**Listed entries**:
◇ ◇ ◇ ◇ ◇
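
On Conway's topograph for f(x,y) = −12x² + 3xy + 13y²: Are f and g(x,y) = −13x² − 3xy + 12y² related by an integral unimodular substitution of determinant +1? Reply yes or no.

D₁ = 633, D₂ = 633
river cycle of f (length 18): (13, 23, -2), (-2, 25, 1), (1, 25, -2), (-2, 23, 13), (13, 3, -12), (-12, 21, 4), (4, 19, -17), (-17, 15, 6), (6, 21, -8), (-8, 11, 16), … (8 more)
river cycle of g (length 18): (12, 3, -13), (-13, 23, 2), (2, 25, -1), (-1, 25, 2), (2, 23, -13), (-13, 3, 12), (12, 21, -4), (-4, 19, 17), (17, 15, -6), (-6, 21, 8), … (8 more)
cycles differ ⇒ inequivalent

no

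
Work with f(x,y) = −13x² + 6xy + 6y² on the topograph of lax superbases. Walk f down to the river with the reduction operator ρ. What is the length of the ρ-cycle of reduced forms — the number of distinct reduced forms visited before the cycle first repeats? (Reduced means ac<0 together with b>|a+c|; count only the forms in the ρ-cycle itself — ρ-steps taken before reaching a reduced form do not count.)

D = 348, ⌊√D⌋ = 18
descent: ρ → (6,18,-1)  [lands on river]
river: ρ → (-1,18,6)
ρ-cycle length = 2 (tail of 1 descent step not counted)

2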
◇ ◇ ◇ ◇ ◇
**Activity**: A verbatim reproduction of all the records above is the expected answer.

**Response to the exercise**:
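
On Conway's topograph for f(x,y) = −12x² + 3xy + 13y²: Are f and g(x,y) = −13x² − 3xy + 12y² related by an integral unimodular substitution of determinant +1? Reply yes or no.

D₁ = 633, D₂ = 633
river cycle of f (length 18): (13, 23, -2), (-2, 25, 1), (1, 25, -2), (-2, 23, 13), (13, 3, -12), (-12, 21, 4), (4, 19, -17), (-17, 15, 6), (6, 21, -8), (-8, 11, 16), … (8 more)
river cycle of g (length 18): (12, 3, -13), (-13, 23, 2), (2, 25, -1), (-1, 25, 2), (2, 23, -13), (-13, 3, 12), (12, 21, -4), (-4, 19, 17), (17, 15, -6), (-6, 21, 8), … (8 more)
cycles differ ⇒ inequivalent

no

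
Work with f(x,y) = −13x² + 6xy + 6y² on the topograph of lax superbases. Walk f down to the river with the reduction operator ρ. What is the length of the ρ-cycle of reduced forms — the number of distinct reduced forms visited before the cycle first repeats? (Reduced means ac<0 together with b>|a+c|; count only the forms in the ρ-cycle itself — ρ-steps taken before reaching a reduced form do not count.)

D = 348, ⌊√D⌋ = 18
descent: ρ → (6,18,-1)  [lands on river]
river: ρ → (-1,18,6)
ρ-cycle length = 2 (tail of 1 descent step not counted)

2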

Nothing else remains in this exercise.